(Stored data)

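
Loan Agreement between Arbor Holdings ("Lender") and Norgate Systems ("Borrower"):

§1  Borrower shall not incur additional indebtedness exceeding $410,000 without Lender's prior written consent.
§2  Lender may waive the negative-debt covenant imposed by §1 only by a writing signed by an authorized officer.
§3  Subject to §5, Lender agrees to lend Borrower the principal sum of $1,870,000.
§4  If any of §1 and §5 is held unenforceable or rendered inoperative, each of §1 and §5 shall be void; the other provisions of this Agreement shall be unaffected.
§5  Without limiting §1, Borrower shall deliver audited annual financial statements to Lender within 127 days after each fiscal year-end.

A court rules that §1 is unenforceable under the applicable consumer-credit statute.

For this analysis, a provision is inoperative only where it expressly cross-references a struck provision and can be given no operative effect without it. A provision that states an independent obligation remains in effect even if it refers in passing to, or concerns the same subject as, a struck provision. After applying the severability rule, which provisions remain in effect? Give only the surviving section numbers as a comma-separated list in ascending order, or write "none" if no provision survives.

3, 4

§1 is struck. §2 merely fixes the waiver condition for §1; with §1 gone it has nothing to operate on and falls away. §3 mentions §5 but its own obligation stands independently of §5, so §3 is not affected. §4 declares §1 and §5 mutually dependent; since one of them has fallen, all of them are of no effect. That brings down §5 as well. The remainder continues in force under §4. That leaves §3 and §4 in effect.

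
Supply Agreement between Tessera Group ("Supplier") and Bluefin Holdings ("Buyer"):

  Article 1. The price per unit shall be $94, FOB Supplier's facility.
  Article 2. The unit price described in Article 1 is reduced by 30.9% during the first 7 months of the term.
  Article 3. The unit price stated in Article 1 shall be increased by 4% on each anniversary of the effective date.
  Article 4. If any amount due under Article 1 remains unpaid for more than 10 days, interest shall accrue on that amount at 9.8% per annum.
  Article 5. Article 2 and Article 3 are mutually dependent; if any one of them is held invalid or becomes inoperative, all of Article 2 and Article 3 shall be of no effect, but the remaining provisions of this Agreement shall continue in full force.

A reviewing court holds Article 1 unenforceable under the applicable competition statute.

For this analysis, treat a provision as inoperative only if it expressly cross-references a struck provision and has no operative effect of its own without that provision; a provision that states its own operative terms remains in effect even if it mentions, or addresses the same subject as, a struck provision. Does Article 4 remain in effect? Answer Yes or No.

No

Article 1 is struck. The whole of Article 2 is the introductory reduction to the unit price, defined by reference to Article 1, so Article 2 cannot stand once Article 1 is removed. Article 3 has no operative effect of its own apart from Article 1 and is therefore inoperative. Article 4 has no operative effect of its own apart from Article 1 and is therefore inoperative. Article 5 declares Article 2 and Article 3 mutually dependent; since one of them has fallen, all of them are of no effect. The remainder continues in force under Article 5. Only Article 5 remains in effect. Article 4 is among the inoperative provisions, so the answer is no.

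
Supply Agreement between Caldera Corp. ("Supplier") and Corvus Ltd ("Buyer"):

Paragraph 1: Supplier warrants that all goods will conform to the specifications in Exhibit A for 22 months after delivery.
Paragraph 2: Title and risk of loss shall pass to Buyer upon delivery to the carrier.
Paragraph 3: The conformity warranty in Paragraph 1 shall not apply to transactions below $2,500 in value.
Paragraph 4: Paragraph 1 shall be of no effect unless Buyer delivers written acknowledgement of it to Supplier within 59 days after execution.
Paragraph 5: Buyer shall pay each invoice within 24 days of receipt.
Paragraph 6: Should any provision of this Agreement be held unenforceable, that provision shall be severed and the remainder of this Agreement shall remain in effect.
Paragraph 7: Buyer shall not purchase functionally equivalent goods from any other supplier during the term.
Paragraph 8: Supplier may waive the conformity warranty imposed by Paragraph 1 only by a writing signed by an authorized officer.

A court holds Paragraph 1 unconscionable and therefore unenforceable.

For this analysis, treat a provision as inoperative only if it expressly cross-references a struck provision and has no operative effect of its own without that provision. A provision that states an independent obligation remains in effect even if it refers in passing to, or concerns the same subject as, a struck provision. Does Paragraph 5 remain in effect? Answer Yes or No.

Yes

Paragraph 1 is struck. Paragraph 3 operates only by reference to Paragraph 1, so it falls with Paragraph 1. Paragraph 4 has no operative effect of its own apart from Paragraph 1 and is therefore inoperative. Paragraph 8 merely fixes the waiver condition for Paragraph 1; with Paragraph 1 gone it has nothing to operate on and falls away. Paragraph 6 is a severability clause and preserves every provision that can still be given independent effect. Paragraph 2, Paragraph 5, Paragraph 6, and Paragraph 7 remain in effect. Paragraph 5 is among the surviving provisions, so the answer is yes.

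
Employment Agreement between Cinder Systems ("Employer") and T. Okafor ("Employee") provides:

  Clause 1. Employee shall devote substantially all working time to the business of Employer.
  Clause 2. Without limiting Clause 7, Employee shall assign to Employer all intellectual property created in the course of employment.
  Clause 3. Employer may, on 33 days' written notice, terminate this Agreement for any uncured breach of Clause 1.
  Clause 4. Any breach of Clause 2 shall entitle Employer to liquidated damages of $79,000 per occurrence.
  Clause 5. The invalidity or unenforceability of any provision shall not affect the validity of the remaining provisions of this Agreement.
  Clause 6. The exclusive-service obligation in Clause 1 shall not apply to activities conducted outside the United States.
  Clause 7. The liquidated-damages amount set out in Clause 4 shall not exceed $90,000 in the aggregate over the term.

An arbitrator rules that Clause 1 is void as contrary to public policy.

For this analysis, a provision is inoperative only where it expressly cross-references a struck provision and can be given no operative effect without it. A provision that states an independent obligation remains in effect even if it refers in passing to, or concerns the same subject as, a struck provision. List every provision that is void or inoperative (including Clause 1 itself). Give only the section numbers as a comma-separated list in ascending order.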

# Work request
Return every line above where "rules" appears.

# Solution below
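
A court rules that §1 is unenforceable under the applicable consumer-credit statute.
An arbitrator rules that Clause 1 is void as contrary to public policy.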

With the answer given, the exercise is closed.